Exercise —
From the entries that follow, reproduce exactly and only the lines from the line with "occurrence itself (λx." to the line with "(λg:B -> A. g) p)", endpoints included.

Supplied records below:

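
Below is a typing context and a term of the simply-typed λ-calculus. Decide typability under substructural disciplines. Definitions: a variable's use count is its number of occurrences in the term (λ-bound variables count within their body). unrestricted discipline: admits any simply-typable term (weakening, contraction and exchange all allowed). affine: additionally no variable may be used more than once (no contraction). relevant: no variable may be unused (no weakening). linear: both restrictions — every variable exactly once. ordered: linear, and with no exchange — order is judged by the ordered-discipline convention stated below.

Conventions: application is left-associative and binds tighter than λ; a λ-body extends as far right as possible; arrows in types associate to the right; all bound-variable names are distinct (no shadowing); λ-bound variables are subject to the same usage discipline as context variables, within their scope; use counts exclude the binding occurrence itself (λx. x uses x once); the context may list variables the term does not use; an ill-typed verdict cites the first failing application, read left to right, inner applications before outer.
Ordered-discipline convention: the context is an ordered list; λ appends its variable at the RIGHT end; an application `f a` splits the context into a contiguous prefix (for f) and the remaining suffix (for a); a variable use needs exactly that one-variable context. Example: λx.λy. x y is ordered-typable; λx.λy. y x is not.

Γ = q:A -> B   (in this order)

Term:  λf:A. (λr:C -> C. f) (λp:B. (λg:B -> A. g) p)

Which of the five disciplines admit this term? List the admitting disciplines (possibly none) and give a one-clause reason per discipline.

admitted by: none
use counts: q: 0; f [bound]: 1; r [bound]: 0; p [bound]: 1; g [bound]: 1
use order (left to right): f, g, p
typing: ill-typed: an application expects B -> A but receives B
ordered: ✗ — not simply typable
linear: ✗ — fails simple typing
affine: ✗ — a type mismatch blocks all five
relevant: ✗ — the type mismatch rejects it
unrestricted: ✗ — not simply typable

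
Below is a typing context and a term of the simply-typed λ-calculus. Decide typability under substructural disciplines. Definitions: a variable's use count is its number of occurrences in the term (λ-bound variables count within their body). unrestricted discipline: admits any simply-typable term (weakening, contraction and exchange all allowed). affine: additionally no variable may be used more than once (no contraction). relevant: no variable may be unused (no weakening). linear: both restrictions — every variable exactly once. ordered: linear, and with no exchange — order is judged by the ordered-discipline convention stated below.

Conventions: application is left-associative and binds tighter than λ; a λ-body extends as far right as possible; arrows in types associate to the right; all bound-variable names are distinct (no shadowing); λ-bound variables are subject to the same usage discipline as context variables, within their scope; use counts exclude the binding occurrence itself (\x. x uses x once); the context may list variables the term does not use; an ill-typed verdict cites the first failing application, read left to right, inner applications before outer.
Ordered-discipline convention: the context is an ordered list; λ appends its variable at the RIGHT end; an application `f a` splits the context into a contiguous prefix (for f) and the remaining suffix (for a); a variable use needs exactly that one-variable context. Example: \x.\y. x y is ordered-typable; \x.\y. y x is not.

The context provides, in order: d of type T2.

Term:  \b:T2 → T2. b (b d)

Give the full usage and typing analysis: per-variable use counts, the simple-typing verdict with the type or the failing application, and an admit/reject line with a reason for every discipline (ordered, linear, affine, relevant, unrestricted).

variable uses: d=1, b (bound)=2
order of uses: b, b, d
typing: well-typed at (T2 → T2) → T2
ordered: ✗, needs contraction — b ×2
linear: ✗, needs contraction — b ×2
affine: ✗, needs contraction — b ×2
relevant: ✓, every one of d, b appears
unrestricted: ✓, type-checks ((T2 → T2) → T2) and nothing is barred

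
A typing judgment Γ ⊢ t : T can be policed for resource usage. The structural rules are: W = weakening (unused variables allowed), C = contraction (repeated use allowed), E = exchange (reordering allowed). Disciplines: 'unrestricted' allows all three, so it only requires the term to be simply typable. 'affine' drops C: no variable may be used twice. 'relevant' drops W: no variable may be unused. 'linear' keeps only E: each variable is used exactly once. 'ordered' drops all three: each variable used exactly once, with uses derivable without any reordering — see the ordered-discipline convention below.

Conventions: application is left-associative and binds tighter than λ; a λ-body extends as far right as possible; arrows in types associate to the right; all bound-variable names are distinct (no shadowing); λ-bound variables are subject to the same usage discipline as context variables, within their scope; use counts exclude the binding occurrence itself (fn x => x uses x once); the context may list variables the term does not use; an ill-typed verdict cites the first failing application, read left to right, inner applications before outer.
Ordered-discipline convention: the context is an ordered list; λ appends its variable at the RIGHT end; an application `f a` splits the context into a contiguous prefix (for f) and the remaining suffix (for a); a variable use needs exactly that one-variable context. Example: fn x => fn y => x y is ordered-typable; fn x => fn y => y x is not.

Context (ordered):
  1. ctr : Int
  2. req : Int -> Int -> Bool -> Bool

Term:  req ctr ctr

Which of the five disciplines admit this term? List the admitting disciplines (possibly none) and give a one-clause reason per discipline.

admitting disciplines: relevant, unrestricted
counts: ctr: 2; req: 1
left-to-right use order: req, ctr, ctr
typing: the term checks, with type Bool -> Bool
ordered: ✗, uses contraction: ctr ×2
linear: ✗, uses contraction: ctr ×2
affine: ✗, uses contraction: ctr ×2
relevant: ✓, at least one use each (ctr, req)
unrestricted: ✓, well-typed at Bool -> Bool; no restrictions here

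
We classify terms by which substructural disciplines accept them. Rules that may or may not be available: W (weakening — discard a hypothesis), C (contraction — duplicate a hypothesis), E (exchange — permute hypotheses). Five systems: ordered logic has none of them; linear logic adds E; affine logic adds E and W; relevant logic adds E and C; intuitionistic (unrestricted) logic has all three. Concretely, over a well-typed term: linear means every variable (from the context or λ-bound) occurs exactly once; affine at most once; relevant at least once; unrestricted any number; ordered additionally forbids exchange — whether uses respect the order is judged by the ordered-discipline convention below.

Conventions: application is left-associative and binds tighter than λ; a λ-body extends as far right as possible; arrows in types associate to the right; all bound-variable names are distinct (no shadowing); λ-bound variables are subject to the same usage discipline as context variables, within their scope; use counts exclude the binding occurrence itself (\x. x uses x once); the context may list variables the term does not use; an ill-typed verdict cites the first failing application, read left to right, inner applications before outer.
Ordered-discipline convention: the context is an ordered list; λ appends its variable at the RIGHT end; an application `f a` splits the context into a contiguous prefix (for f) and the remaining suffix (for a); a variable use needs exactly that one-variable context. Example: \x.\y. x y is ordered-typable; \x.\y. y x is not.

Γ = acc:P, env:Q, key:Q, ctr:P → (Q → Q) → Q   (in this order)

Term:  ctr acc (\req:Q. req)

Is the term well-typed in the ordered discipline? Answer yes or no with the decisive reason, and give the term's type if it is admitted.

no — needs weakening: env, key unused
usage: acc=1, env=0, key=0, ctr=1, req [bound]=1
uses in reading order: ctr, acc, req
typing: the term checks, with type Q
across the five disciplines: ordered ✗ · linear ✗ · affine ✓ · relevant ✗ · unrestricted ✓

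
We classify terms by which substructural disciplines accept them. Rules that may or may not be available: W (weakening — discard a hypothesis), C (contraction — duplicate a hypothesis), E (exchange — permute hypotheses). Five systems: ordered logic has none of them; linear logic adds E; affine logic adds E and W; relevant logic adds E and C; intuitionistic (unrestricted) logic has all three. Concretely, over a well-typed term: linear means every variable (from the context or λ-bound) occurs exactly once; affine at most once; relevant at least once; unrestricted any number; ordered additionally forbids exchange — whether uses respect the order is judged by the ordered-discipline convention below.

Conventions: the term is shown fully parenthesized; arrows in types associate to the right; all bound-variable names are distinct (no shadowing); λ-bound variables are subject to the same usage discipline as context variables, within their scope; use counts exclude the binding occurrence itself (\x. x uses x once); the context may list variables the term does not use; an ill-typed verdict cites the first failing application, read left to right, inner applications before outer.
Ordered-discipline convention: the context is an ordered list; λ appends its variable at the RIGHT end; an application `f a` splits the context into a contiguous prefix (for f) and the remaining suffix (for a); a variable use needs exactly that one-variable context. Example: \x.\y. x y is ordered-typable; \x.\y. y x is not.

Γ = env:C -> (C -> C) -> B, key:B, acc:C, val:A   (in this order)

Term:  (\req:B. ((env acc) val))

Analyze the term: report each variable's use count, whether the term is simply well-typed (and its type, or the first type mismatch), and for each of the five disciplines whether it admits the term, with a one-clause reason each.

counts: env: 1×; key: 0×; acc: 1×; val: 1×; req [bound]: 0×
left-to-right use order: env, acc, val
typing: ill-typed: a function awaiting C -> C gets A
ordered: ✗ — fails simple typing
linear: ✗ — a type mismatch blocks all five
affine: ✗ — the type mismatch rejects it
relevant: ✗ — not simply typable
unrestricted: ✗ — fails simple typing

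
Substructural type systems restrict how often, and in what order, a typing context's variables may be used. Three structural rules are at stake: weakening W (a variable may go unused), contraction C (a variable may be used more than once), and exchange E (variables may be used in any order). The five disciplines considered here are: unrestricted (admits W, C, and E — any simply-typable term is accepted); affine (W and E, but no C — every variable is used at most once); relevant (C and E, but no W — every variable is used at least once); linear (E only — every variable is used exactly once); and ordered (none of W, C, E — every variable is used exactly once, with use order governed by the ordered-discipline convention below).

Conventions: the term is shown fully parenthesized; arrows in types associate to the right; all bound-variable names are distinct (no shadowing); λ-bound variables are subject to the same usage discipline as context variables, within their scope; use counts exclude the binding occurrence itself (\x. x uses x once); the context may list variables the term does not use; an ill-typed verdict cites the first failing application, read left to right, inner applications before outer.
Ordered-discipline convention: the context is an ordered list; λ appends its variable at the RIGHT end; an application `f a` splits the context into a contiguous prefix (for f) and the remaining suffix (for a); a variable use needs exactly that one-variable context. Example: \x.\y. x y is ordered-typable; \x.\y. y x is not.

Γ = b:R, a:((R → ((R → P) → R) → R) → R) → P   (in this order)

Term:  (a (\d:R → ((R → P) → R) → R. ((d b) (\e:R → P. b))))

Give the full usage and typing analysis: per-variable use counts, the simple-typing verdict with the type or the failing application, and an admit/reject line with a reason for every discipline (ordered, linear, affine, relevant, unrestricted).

counts: b: 2×; a: 1×; d (bound): 1×; e (bound): 0×
uses in reading order: a, d, b, b
typing: well-typed at P
ordered: ✗ — repeated use of b ×2; e left unused
linear: ✗ — repeated use of b ×2; e left unused
affine: ✗ — repeated use of b ×2
relevant: ✗ — e left unused
unrestricted: ✓ — simply typable at P; W, C, E all held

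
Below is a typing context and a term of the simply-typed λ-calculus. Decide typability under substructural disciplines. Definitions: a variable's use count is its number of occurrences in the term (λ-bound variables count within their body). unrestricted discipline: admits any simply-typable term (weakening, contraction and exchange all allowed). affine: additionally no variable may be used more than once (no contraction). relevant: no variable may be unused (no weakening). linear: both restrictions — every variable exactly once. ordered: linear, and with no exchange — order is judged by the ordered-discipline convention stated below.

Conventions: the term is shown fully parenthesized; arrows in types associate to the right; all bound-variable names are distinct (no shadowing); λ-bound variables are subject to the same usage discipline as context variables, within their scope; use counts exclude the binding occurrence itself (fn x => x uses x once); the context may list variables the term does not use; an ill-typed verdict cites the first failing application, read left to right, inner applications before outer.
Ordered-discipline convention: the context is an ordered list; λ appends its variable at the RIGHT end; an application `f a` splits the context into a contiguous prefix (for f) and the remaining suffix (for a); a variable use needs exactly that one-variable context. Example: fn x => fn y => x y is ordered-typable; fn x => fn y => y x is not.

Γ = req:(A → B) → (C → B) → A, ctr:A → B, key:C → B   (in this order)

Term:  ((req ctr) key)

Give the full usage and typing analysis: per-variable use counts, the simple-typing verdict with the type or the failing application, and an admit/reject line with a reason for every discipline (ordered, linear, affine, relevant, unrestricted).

usage: req: 1×; ctr: 1×; key: 1×
use order (left to right): req, ctr, key
typing: the term checks, with type A
ordered: ✓, req, ctr, key: once each, no exchange needed
linear: ✓, req, ctr, key: one use apiece
affine: ✓, at most one use each (req, ctr, key)
relevant: ✓, req, ctr, key: all used, weakening unneeded
unrestricted: ✓, type-checks (A) and nothing is barred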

End of Supplied records.

Solution for this exercise —
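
Conventions: application is left-associative and binds tighter than λ; a λ-body extends as far right as possible; arrows in types associate to the right; all bound-variable names are distinct (no shadowing); λ-bound variables are subject to the same usage discipline as context variables, within their scope; use counts exclude the binding occurrence itself (λx. x uses x once); the context may list variables the term does not use; an ill-typed verdict cites the first failing application, read left to right, inner applications before outer.
Ordered-discipline convention: the context is an ordered list; λ appends its variable at the RIGHT end; an application `f a` splits the context into a contiguous prefix (for f) and the remaining suffix (for a); a variable use needs exactly that one-variable context. Example: λx.λy. x y is ordered-typable; λx.λy. y x is not.

Γ = q:A -> B   (in this order)

Term:  λf:A. (λr:C -> C. f) (λp:B. (λg:B -> A. g) p)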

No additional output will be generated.